(Information supplied begins)
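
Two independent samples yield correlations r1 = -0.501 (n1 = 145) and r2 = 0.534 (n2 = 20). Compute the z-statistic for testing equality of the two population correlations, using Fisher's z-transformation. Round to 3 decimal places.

Fisher z-transforms: z1 = atanh(-0.501) = -0.550640, z2 = atanh(0.534) = 0.595724; difference d = -1.146364
Var(d) = 1/142 + 1/17 = 0.0070423 + 0.0588235 = 0.0658658
z = d/√Var(d) = -1.146364 / √0.0658658 = -1.146364 / 0.256643 = -4.467

-4.467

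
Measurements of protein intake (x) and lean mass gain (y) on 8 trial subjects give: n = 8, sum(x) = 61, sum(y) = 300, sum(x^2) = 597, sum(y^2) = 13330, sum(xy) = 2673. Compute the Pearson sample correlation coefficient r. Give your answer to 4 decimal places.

Numerator: nΣxy − (Σx)(Σy) = 8·2673 − (61)(300) = 3084
Denominator: √[(nΣx²−(Σx)²)(nΣy²−(Σy)²)]
  nΣx²−(Σx)² = 8·597 − 3721 = 1055;  nΣy²−(Σy)² = 8·13330 − 90000 = 16640
  √(1055·16640) = √17555200 = 4189.8926
r = 3084 / 4189.8926 = 0.7361

0.7361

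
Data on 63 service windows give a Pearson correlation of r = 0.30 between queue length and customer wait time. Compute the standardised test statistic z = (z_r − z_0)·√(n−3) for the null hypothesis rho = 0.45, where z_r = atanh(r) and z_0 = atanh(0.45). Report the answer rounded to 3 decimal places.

Fisher z: atanh(0.30) = 0.309520, atanh(0.45) = 0.484700
z = (z_r − z_0)·√(n−3) = (0.309520 − 0.484700)·√60 = -0.175180 · 7.745967 = -1.357

-1.357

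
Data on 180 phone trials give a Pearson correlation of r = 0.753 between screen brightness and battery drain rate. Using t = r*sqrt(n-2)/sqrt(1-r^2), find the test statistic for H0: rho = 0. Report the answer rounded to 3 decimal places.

t = r·√(n−2) / √(1−r²) with r = 0.753, n = 180
  = 0.753·√178 / √(1 − 0.567009)
  = 0.753·13.341664 / 0.658021
  = 10.046273 / 0.658021 = 15.267

15.267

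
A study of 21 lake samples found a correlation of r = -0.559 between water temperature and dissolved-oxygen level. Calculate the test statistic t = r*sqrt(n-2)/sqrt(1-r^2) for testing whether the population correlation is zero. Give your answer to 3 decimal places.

-2.939

t = r·√(n−2) / √(1−r²) with r = -0.559, n = 21
  = -0.559·√19 / √(1 − 0.312481)
  = -0.559·4.358899 / 0.829168
  = -2.436625 / 0.829168 = -2.939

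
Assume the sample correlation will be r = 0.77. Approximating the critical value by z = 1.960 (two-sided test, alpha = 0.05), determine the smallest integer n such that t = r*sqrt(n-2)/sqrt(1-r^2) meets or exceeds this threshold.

5

Need r·√(n−2)/√(1−r²) ≥ 1.960
√(n−2) ≥ 1.960·√(1−0.5929) / 0.77 = 1.960·0.638044 / 0.77 = 1.6241
n−2 ≥ 2.6377  ⇒  n ≥ 4.6377
Smallest integer n = 5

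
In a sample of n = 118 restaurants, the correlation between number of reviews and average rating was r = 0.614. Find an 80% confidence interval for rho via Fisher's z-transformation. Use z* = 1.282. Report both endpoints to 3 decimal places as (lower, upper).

Fisher z: z_r = atanh(r) = ½·ln((1+0.614)/(1−0.614)) = 0.715317
SE(z) = 1/√(n−3) = 1/√115 = 0.093250
80% ⇒ z* = 1.282; margin = 1.282·0.093250 = 0.119546
CI on z-scale: (0.595771, 0.834863)
Back-transform: tanh(0.595771) = 0.534033, tanh(0.834863) = 0.683079

(0.534, 0.683)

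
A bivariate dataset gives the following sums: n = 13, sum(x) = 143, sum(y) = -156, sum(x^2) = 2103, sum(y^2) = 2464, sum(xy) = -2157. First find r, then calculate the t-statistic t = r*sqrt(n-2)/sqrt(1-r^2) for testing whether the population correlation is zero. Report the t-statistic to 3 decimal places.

-4.235

Numerator: nΣxy − (Σx)(Σy) = 13·(-2157) − (143)(-156) = -5733
Denominator: √[(nΣx²−(Σx)²)(nΣy²−(Σy)²)]
  nΣx²−(Σx)² = 13·2103 − 20449 = 6890;  nΣy²−(Σy)² = 13·2464 − 24336 = 7696
  √(6890·7696) = √53025440 = 7281.8569
r = -5733 / 7281.8569 = -0.7873
t = r·√(n−2)/√(1−r²) = -0.7873·√11 / √(1−0.619841) = -2.611179 / 0.616570 = -4.235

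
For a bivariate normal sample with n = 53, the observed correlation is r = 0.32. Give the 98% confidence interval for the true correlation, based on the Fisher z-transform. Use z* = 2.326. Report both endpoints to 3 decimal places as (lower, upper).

(0.003, 0.579)

z_r = atanh(0.32) = 0.331647;  SE = 1/√(n−3) = 1/√50 = 0.141421
z-limits: 0.331647 ± 2.326·0.141421 = 0.331647 ± 0.328945 = [0.002702, 0.660592]
ρ-limits: (tanh 0.002702, tanh 0.660592) = (0.003, 0.579)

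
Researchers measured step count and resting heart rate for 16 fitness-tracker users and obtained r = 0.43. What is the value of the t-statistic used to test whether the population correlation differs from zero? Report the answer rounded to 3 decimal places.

1 − r² = 1 − 0.1849 = 0.8151;  √(1−r²) = 0.902829
√(n−2) = √14 = 3.741657
t = r·√(n−2)/√(1−r²) = 0.43 · 3.741657 / 0.902829 = 1.782

1.782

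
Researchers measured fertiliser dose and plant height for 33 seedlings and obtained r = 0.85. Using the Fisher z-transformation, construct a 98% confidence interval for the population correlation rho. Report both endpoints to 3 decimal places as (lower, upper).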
(Information supplied ends)
- [Aim of the task] Print the material in full. Keep it exactly as it is.

- [Result below]
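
Two independent samples yield correlations r1 = -0.501 (n1 = 145) and r2 = 0.534 (n2 = 20). Compute the z-statistic for testing equality of the two population correlations, using Fisher's z-transformation. Round to 3 decimal places.

Fisher z-transforms: z1 = atanh(-0.501) = -0.550640, z2 = atanh(0.534) = 0.595724; difference d = -1.146364
Var(d) = 1/142 + 1/17 = 0.0070423 + 0.0588235 = 0.0658658
z = d/√Var(d) = -1.146364 / √0.0658658 = -1.146364 / 0.256643 = -4.467

-4.467

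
Measurements of protein intake (x) and lean mass gain (y) on 8 trial subjects give: n = 8, sum(x) = 61, sum(y) = 300, sum(x^2) = 597, sum(y^2) = 13330, sum(xy) = 2673. Compute the Pearson sample correlation coefficient r. Give your answer to 4 decimal places.

Numerator: nΣxy − (Σx)(Σy) = 8·2673 − (61)(300) = 3084
Denominator: √[(nΣx²−(Σx)²)(nΣy²−(Σy)²)]
  nΣx²−(Σx)² = 8·597 − 3721 = 1055;  nΣy²−(Σy)² = 8·13330 − 90000 = 16640
  √(1055·16640) = √17555200 = 4189.8926
r = 3084 / 4189.8926 = 0.7361

0.7361

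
Data on 63 service windows give a Pearson correlation of r = 0.30 between queue length and customer wait time. Compute the standardised test statistic z = (z_r − z_0)·√(n−3) for the null hypothesis rho = 0.45, where z_r = atanh(r) and z_0 = atanh(0.45). Report the answer rounded to 3 decimal places.

Fisher z: atanh(0.30) = 0.309520, atanh(0.45) = 0.484700
z = (z_r − z_0)·√(n−3) = (0.309520 − 0.484700)·√60 = -0.175180 · 7.745967 = -1.357

-1.357

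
Data on 180 phone trials give a Pearson correlation of r = 0.753 between screen brightness and battery drain rate. Using t = r*sqrt(n-2)/sqrt(1-r^2), find the test statistic for H0: rho = 0. Report the answer rounded to 3 decimal places.

t = r·√(n−2) / √(1−r²) with r = 0.753, n = 180
  = 0.753·√178 / √(1 − 0.567009)
  = 0.753·13.341664 / 0.658021
  = 10.046273 / 0.658021 = 15.267

15.267

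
A study of 21 lake samples found a correlation of r = -0.559 between water temperature and dissolved-oxygen level. Calculate the test statistic t = r*sqrt(n-2)/sqrt(1-r^2) for testing whether the population correlation is zero. Give your answer to 3 decimal places.

-2.939

t = r·√(n−2) / √(1−r²) with r = -0.559, n = 21
  = -0.559·√19 / √(1 − 0.312481)
  = -0.559·4.358899 / 0.829168
  = -2.436625 / 0.829168 = -2.939

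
Assume the sample correlation will be r = 0.77. Approximating the critical value by z = 1.960 (two-sided test, alpha = 0.05), determine the smallest integer n such that t = r*sqrt(n-2)/sqrt(1-r^2) meets or exceeds this threshold.

5

Need r·√(n−2)/√(1−r²) ≥ 1.960
√(n−2) ≥ 1.960·√(1−0.5929) / 0.77 = 1.960·0.638044 / 0.77 = 1.6241
n−2 ≥ 2.6377  ⇒  n ≥ 4.6377
Smallest integer n = 5

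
In a sample of n = 118 restaurants, the correlation between number of reviews and average rating was r = 0.614. Find an 80% confidence interval for rho via Fisher's z-transformation. Use z* = 1.282. Report both endpoints to 3 decimal places as (lower, upper).

Fisher z: z_r = atanh(r) = ½·ln((1+0.614)/(1−0.614)) = 0.715317
SE(z) = 1/√(n−3) = 1/√115 = 0.093250
80% ⇒ z* = 1.282; margin = 1.282·0.093250 = 0.119546
CI on z-scale: (0.595771, 0.834863)
Back-transform: tanh(0.595771) = 0.534033, tanh(0.834863) = 0.683079

(0.534, 0.683)

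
A bivariate dataset gives the following sums: n = 13, sum(x) = 143, sum(y) = -156, sum(x^2) = 2103, sum(y^2) = 2464, sum(xy) = -2157. First find r, then calculate the t-statistic t = r*sqrt(n-2)/sqrt(1-r^2) for testing whether the population correlation is zero. Report the t-statistic to 3 decimal places.

-4.235

Numerator: nΣxy − (Σx)(Σy) = 13·(-2157) − (143)(-156) = -5733
Denominator: √[(nΣx²−(Σx)²)(nΣy²−(Σy)²)]
  nΣx²−(Σx)² = 13·2103 − 20449 = 6890;  nΣy²−(Σy)² = 13·2464 − 24336 = 7696
  √(6890·7696) = √53025440 = 7281.8569
r = -5733 / 7281.8569 = -0.7873
t = r·√(n−2)/√(1−r²) = -0.7873·√11 / √(1−0.619841) = -2.611179 / 0.616570 = -4.235

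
For a bivariate normal sample with n = 53, the observed correlation is r = 0.32. Give the 98% confidence interval for the true correlation, based on the Fisher z-transform. Use z* = 2.326. Report both endpoints to 3 decimal places as (lower, upper).

(0.003, 0.579)

z_r = atanh(0.32) = 0.331647;  SE = 1/√(n−3) = 1/√50 = 0.141421
z-limits: 0.331647 ± 2.326·0.141421 = 0.331647 ± 0.328945 = [0.002702, 0.660592]
ρ-limits: (tanh 0.002702, tanh 0.660592) = (0.003, 0.579)

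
Researchers measured step count and resting heart rate for 16 fitness-tracker users and obtained r = 0.43. What is the value of the t-statistic used to test whether the population correlation differs from zero? Report the answer rounded to 3 decimal places.

1 − r² = 1 − 0.1849 = 0.8151;  √(1−r²) = 0.902829
√(n−2) = √14 = 3.741657
t = r·√(n−2)/√(1−r²) = 0.43 · 3.741657 / 0.902829 = 1.782

1.782

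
Researchers measured fertiliser dose and plant height for 33 seedlings and obtained r = 0.85. Using the Fisher z-transformation, construct a 98% confidence interval for the population correlation rho. Report both endpoints to 3 decimal places as (lower, upper).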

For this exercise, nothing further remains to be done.